## WHAT TO DO
Print all of the records below again without a single difference.

━━━ INPUT ━━━

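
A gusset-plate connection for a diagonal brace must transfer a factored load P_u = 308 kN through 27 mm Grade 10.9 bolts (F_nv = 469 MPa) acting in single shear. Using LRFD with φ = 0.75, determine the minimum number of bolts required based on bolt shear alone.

A_b = π·27²/4 = 572.6 mm².
Per-bolt design strength φR_n = 0.75 × 469 × 572.6 × 1 / 1000 = 201.4 kN.
n ≥ 308 / 201.4 = 1.529 → use 2 bolts.

2 bolts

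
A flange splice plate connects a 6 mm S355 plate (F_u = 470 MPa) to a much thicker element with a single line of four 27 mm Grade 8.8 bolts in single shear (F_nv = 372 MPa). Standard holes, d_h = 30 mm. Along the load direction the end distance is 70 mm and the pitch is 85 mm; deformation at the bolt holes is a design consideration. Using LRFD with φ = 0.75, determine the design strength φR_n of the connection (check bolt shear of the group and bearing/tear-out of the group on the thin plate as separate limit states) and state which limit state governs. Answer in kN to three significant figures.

Bolt shear: A_b = π·27²/4 = 572.6 mm²; R_n = 372 × 572.6 × 4 × 1 / 1000 = 852 kN → 0.75 × 852 = 639 kN.
Bearing (1.2 l_c t F_u ≤ 2.4 d t F_u): upper limit = 2.4·27·6·470 / 1000 = 182.7 kN.
  Edge l_c = 70 − 30/2 = 55 → r_n = 182.7 kN; interior l_c = 85 − 30 = 55 → r_n = 182.7 kN.
  R_n,bearing = 1·182.7 + 3·182.7 = 730.9 kN → 0.75 × 730.9 = 548 kN.
Bearing governs: 548 kN.

548 kN (bearing governs)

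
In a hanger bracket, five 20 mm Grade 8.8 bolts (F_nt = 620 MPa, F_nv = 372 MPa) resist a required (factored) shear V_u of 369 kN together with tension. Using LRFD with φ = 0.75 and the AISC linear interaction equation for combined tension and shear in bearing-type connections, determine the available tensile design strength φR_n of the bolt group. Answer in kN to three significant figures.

335 kN

A_b = π·20²/4 = 314.2 mm²; f_rv = 369 × 1000 / (5 × 314.2) = 234.9 MPa.
F'_nt = 1.3 F_nt − (F_nt / φF_nv) f_rv = 1.3·620 − (620/(0.75·372))·234.9 = 284 MPa, capped at F_nt → F'_nt = 284 MPa.
R_n = F'_nt · A_b · n = 284 × 314.2 × 5 / 1000 = 446.1 kN.
Design strength φR_n = 0.75 × 446.1 = 335 kN.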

━━━

## RESPONSE AREA
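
A gusset-plate connection for a diagonal brace must transfer a factored load P_u = 308 kN through 27 mm Grade 10.9 bolts (F_nv = 469 MPa) acting in single shear. Using LRFD with φ = 0.75, determine the minimum number of bolts required based on bolt shear alone.

A_b = π·27²/4 = 572.6 mm².
Per-bolt design strength φR_n = 0.75 × 469 × 572.6 × 1 / 1000 = 201.4 kN.
n ≥ 308 / 201.4 = 1.529 → use 2 bolts.

2 bolts

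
A flange splice plate connects a 6 mm S355 plate (F_u = 470 MPa) to a much thicker element with a single line of four 27 mm Grade 8.8 bolts in single shear (F_nv = 372 MPa). Standard holes, d_h = 30 mm. Along the load direction the end distance is 70 mm and the pitch is 85 mm; deformation at the bolt holes is a design consideration. Using LRFD with φ = 0.75, determine the design strength φR_n of the connection (check bolt shear of the group and bearing/tear-out of the group on the thin plate as separate limit states) and state which limit state governs. Answer in kN to three significant figures.

Bolt shear: A_b = π·27²/4 = 572.6 mm²; R_n = 372 × 572.6 × 4 × 1 / 1000 = 852 kN → 0.75 × 852 = 639 kN.
Bearing (1.2 l_c t F_u ≤ 2.4 d t F_u): upper limit = 2.4·27·6·470 / 1000 = 182.7 kN.
  Edge l_c = 70 − 30/2 = 55 → r_n = 182.7 kN; interior l_c = 85 − 30 = 55 → r_n = 182.7 kN.
  R_n,bearing = 1·182.7 + 3·182.7 = 730.9 kN → 0.75 × 730.9 = 548 kN.
Bearing governs: 548 kN.

548 kN (bearing governs)

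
In a hanger bracket, five 20 mm Grade 8.8 bolts (F_nt = 620 MPa, F_nv = 372 MPa) resist a required (factored) shear V_u of 369 kN together with tension. Using LRFD with φ = 0.75 and the AISC linear interaction equation for combined tension and shear in bearing-type connections, determine the available tensile design strength φR_n of the bolt group. Answer in kN to three significant figures.

335 kN

A_b = π·20²/4 = 314.2 mm²; f_rv = 369 × 1000 / (5 × 314.2) = 234.9 MPa.
F'_nt = 1.3 F_nt − (F_nt / φF_nv) f_rv = 1.3·620 − (620/(0.75·372))·234.9 = 284 MPa, capped at F_nt → F'_nt = 284 MPa.
R_n = F'_nt · A_b · n = 284 × 314.2 × 5 / 1000 = 446.1 kN.
Design strength φR_n = 0.75 × 446.1 = 335 kN.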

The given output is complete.